● DATA RECORDS

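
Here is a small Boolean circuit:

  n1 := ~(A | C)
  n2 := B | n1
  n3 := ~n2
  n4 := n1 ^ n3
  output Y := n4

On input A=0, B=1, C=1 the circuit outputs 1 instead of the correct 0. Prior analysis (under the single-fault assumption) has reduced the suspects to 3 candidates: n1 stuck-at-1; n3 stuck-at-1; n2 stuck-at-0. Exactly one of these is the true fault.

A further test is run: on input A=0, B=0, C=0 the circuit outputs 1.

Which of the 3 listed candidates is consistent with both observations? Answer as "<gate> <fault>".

n1 stuck-at-1

Evaluate each candidate on input A=0, B=0, C=0:
  n1 stuck-at-1: n1=1 [stuck-at-1], n2=1, n3=0, n4=1 → 1 — matches
  n3 stuck-at-1: n1=1, n2=1, n3=1 [stuck-at-1], n4=0 → 0 — eliminated
  n2 stuck-at-0: n1=1, n2=0 [stuck-at-0], n3=1, n4=0 → 0 — eliminated
Only n1 stuck-at-1 reproduces the observed 1.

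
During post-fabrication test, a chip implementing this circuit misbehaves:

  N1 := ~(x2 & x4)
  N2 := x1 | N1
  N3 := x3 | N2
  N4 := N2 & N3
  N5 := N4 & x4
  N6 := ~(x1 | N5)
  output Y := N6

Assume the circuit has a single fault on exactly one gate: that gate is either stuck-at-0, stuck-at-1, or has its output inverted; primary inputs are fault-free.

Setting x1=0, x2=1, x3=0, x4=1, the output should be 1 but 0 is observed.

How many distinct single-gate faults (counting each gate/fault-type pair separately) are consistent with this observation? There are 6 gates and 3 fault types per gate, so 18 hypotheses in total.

Fault-free: N1=0, N2=0, N3=0, N4=0, N5=0, N6=1 → 1. Observed 0.
  N1: stuck-at-1, inverted output ✓; others ✗
  N2: stuck-at-1, inverted output ✓; others ✗
  N3: none of the 3 fault types match ✗
  N4: stuck-at-1, inverted output ✓; others ✗
  N5: stuck-at-1, inverted output ✓; others ✗
  N6: stuck-at-0, inverted output ✓; others ✗
Consistent faults: {N1 stuck-at-1, N1 inverted output, N2 stuck-at-1, N2 inverted output, N4 stuck-at-1, N4 inverted output, N5 stuck-at-1, N5 inverted output, N6 stuck-at-0, N6 inverted output} — 10 in all.

10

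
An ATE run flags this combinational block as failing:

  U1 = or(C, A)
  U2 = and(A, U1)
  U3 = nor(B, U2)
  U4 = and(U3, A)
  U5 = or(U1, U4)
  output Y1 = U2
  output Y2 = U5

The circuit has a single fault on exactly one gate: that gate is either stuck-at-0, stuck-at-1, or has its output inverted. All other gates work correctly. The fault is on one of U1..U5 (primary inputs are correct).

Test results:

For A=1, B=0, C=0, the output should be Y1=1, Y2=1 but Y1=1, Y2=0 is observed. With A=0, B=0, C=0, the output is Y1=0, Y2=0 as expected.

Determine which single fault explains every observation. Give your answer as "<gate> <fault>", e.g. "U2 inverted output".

Fault-free values for test 1 (A=1, B=0, C=0): U1=1, U2=1, U3=0, U4=0, U5=1, giving Y1=1, Y2=1. Observed Y1=1, Y2=0.
Test 1: faults giving observed Y1=1, Y2=0 are {U5 stuck-at-0, U5 inverted output}.
Test 2 (A=0, B=0, C=0): fault-free U1=0, U2=0, U3=1, U4=0, U5=0 → Y1=0, Y2=0; observed Y1=0, Y2=0. Eliminates U5 inverted output.
Only U5 stuck-at-0 is consistent with every test.

U5 stuck-at-0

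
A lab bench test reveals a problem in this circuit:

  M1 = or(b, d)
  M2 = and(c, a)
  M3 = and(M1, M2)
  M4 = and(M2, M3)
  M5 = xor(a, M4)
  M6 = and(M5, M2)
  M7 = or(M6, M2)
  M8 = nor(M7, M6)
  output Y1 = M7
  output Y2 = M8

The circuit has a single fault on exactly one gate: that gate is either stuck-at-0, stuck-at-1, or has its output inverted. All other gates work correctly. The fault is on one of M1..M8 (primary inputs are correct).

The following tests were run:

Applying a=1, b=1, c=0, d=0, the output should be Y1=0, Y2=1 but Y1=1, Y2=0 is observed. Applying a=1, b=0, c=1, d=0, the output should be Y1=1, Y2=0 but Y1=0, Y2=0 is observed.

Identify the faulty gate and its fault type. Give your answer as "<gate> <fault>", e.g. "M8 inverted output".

Fault-free values for test 1 (a=1, b=1, c=0, d=0): M1=1, M2=0, M3=0, M4=0, M5=1, M6=0, M7=0, M8=1, giving Y1=0, Y2=1. Observed Y1=1, Y2=0.
Test 1: faults giving observed Y1=1, Y2=0 are {M2 stuck-at-1, M2 inverted output, M6 stuck-at-1, M6 inverted output, M7 stuck-at-1, M7 inverted output}.
Test 2 (a=1, b=0, c=1, d=0): fault-free M1=0, M2=1, M3=0, M4=0, M5=1, M6=1, M7=1, M8=0 → Y1=1, Y2=0; observed Y1=0, Y2=0. Eliminates M2 stuck-at-1, M2 inverted output, M6 stuck-at-1, M6 inverted output, M7 stuck-at-1.
Only M7 inverted output is consistent with every test.

M7 inverted output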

● PROBLEM DETAILS
All lines above from the line with "N2 := x1 | N1" through the line with "Setting x1=0, x2=1, x3=0, x4=1, the", both included, are to be set down exactly, with nothing else.

● ANSWER TO THIS EXERCISE
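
  N2 := x1 | N1
  N3 := x3 | N2
  N4 := N2 & N3
  N5 := N4 & x4
  N6 := ~(x1 | N5)
  output Y := N6

Assume the circuit has a single fault on exactly one gate: that gate is either stuck-at-0, stuck-at-1, or has its output inverted; primary inputs are fault-free.

Setting x1=0, x2=1, x3=0, x4=1, the output should be 1 but 0 is observed.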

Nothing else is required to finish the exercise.